▸ DATA FOR REVIEW
- - - - - - -
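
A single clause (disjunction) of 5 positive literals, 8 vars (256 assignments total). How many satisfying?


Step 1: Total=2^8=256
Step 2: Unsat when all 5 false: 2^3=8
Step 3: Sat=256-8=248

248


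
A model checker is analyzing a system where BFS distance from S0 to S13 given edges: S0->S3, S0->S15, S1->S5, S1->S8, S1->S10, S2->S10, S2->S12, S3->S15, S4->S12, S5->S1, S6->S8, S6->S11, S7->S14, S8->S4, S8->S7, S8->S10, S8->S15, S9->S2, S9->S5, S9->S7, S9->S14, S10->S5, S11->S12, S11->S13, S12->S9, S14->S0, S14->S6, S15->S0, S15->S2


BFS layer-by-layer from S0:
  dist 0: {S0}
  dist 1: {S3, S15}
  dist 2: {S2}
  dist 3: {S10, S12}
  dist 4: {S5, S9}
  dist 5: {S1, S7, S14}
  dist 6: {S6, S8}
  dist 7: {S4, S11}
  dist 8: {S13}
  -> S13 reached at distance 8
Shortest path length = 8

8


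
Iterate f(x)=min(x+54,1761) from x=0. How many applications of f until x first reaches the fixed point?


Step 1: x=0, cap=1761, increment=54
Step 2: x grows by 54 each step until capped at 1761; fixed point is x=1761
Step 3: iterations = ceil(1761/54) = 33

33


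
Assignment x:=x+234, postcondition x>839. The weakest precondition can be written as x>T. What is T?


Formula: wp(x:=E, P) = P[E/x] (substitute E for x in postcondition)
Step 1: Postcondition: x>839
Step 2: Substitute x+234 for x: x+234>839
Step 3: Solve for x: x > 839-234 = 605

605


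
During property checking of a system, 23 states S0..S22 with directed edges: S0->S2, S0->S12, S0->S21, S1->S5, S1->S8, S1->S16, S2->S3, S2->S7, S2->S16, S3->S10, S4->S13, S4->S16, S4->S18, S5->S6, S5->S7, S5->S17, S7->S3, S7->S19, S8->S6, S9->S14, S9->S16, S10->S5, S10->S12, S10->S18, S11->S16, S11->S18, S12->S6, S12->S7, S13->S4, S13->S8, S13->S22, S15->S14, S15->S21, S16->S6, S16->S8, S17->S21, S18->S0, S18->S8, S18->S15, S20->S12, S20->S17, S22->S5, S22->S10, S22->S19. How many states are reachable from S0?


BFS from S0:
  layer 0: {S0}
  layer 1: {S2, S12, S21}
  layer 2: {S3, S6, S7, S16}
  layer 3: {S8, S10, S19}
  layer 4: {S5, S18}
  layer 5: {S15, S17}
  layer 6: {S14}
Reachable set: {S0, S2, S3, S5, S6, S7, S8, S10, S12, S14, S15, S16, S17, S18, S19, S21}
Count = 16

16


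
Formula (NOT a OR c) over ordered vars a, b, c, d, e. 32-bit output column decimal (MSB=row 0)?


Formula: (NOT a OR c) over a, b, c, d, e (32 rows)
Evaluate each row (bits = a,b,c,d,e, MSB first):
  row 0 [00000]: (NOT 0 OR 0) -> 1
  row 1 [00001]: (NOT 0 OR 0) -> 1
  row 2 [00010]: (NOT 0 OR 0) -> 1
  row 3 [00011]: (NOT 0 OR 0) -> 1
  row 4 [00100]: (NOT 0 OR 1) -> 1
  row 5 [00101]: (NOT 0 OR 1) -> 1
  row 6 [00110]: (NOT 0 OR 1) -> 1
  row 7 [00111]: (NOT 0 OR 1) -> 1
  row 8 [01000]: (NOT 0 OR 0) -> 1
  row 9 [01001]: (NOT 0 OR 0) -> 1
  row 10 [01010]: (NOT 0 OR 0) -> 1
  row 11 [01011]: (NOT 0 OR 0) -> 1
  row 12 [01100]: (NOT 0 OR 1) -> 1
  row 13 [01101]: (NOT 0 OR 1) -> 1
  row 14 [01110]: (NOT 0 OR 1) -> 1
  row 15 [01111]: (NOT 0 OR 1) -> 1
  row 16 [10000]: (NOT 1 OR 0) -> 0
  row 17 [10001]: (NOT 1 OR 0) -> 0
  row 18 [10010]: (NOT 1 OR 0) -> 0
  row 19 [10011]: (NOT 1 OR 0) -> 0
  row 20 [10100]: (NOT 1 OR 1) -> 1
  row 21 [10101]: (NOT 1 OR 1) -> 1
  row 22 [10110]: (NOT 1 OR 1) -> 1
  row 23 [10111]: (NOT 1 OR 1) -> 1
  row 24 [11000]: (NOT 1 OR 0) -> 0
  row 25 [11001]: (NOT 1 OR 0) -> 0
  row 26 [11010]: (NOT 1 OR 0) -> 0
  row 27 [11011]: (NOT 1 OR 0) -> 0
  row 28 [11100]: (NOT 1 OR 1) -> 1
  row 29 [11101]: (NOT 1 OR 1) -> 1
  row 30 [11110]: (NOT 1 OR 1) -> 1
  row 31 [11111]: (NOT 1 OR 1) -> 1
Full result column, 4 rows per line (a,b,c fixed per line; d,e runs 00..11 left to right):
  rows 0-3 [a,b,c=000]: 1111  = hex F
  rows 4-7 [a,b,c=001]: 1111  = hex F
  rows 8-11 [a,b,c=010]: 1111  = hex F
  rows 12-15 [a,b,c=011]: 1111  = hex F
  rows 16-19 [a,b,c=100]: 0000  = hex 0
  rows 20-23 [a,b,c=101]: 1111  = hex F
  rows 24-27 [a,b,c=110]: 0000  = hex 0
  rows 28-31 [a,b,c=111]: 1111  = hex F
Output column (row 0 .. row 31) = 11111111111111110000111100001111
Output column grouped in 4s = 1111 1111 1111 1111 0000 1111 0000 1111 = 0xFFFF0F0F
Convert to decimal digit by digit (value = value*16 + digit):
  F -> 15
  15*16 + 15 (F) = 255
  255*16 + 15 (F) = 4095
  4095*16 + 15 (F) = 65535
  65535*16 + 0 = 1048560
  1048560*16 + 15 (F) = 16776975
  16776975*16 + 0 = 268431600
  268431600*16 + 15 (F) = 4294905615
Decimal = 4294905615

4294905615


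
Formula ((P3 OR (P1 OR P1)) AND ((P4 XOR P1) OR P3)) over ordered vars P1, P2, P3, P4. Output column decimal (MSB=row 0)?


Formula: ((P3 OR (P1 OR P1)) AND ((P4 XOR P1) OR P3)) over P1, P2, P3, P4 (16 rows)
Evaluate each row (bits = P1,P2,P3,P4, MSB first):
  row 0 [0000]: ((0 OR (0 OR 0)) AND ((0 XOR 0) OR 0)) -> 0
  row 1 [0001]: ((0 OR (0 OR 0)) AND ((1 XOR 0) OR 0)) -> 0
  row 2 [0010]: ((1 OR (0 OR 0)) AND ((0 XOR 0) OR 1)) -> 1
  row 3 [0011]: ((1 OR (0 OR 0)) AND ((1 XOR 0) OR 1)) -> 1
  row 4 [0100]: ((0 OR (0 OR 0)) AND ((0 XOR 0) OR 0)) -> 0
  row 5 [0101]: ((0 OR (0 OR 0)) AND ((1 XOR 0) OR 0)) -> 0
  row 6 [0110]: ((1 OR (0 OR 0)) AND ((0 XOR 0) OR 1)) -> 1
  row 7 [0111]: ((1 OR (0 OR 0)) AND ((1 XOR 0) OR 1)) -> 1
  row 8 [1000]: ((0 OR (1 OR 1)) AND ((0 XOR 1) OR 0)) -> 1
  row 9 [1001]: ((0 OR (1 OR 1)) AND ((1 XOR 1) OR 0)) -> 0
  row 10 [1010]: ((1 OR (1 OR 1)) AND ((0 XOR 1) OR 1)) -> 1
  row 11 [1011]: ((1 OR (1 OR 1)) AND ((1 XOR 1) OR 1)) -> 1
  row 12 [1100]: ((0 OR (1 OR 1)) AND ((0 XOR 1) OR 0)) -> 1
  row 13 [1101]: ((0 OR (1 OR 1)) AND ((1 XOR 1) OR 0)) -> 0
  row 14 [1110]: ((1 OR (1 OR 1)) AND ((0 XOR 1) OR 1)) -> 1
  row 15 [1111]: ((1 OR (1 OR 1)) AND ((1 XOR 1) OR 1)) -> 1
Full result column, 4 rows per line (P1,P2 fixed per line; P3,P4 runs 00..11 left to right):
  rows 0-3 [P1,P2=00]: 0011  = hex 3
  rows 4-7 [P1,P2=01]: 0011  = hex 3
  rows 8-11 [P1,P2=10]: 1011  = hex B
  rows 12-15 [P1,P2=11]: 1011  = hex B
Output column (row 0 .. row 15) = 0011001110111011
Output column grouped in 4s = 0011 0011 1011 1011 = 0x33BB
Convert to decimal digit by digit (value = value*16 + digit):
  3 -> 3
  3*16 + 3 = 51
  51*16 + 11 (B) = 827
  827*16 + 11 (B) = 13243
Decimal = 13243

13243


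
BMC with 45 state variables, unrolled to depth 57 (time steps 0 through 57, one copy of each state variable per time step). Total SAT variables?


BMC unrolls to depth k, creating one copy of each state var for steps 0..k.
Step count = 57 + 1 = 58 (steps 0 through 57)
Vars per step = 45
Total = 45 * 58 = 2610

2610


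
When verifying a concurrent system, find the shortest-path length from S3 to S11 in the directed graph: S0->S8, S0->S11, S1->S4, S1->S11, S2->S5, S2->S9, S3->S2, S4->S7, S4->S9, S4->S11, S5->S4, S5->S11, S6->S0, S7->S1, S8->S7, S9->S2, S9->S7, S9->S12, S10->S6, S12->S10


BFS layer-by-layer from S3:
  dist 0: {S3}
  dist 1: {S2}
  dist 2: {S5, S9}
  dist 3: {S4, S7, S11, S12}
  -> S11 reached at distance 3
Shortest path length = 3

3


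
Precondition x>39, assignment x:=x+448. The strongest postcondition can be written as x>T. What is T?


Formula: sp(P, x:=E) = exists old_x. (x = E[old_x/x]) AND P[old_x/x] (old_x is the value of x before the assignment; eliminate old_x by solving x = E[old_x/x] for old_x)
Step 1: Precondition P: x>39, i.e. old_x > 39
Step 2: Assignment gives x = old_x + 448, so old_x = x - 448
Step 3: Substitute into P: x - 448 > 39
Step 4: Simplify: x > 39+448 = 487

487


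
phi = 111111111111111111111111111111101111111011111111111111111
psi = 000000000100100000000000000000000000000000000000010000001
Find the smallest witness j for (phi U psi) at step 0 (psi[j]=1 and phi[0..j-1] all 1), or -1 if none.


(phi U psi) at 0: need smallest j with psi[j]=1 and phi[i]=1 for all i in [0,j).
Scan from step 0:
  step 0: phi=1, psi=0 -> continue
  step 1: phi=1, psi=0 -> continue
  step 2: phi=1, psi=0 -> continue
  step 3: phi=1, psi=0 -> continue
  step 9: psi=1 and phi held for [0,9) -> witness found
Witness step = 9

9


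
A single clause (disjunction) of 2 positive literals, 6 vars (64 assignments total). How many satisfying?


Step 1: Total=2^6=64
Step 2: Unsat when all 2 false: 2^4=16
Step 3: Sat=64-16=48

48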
- - - - - - -
▸ EXERCISE OBJECTIVE
Give back exactly the lines above starting at the line where "When verifying a" appears and ending at the line where "psi = 000000000100100000000000000000000000000000000000010000001" appears, both included, with no other lines.

▸ RESPONSE TO THE EXERCISE
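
When verifying a concurrent system, find the shortest-path length from S3 to S11 in the directed graph: S0->S8, S0->S11, S1->S4, S1->S11, S2->S5, S2->S9, S3->S2, S4->S7, S4->S9, S4->S11, S5->S4, S5->S11, S6->S0, S7->S1, S8->S7, S9->S2, S9->S7, S9->S12, S10->S6, S12->S10


BFS layer-by-layer from S3:
  dist 0: {S3}
  dist 1: {S2}
  dist 2: {S5, S9}
  dist 3: {S4, S7, S11, S12}
  -> S11 reached at distance 3
Shortest path length = 3

3


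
Precondition x>39, assignment x:=x+448. The strongest postcondition can be written as x>T. What is T?


Formula: sp(P, x:=E) = exists old_x. (x = E[old_x/x]) AND P[old_x/x] (old_x is the value of x before the assignment; eliminate old_x by solving x = E[old_x/x] for old_x)
Step 1: Precondition P: x>39, i.e. old_x > 39
Step 2: Assignment gives x = old_x + 448, so old_x = x - 448
Step 3: Substitute into P: x - 448 > 39
Step 4: Simplify: x > 39+448 = 487

487


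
phi = 111111111111111111111111111111101111111011111111111111111
psi = 000000000100100000000000000000000000000000000000010000001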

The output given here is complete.